### Task instructions
Whenever a line in the records below holds the string "frame", copy it out.

*** Data provided ***

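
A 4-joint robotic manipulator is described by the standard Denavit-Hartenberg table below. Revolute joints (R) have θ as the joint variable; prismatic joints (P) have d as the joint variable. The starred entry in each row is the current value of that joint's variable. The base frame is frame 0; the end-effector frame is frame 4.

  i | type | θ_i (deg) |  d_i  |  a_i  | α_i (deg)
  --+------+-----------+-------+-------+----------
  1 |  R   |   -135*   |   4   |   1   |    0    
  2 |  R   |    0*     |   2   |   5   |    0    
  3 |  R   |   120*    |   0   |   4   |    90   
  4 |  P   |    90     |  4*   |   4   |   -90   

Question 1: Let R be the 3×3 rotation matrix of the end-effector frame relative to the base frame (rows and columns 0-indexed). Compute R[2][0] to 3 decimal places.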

*** End of Data provided ***

### Response for this exercise
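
A 4-joint robotic manipulator is described by the standard Denavit-Hartenberg table below. Revolute joints (R) have θ as the joint variable; prismatic joints (P) have d as the joint variable. The starred entry in each row is the current value of that joint's variable. The base frame is frame 0; the end-effector frame is frame 4.
Question 1: Let R be the 3×3 rotation matrix of the end-effector frame relative to the base frame (rows and columns 0-indexed). Compute R[2][0] to 3 decimal places.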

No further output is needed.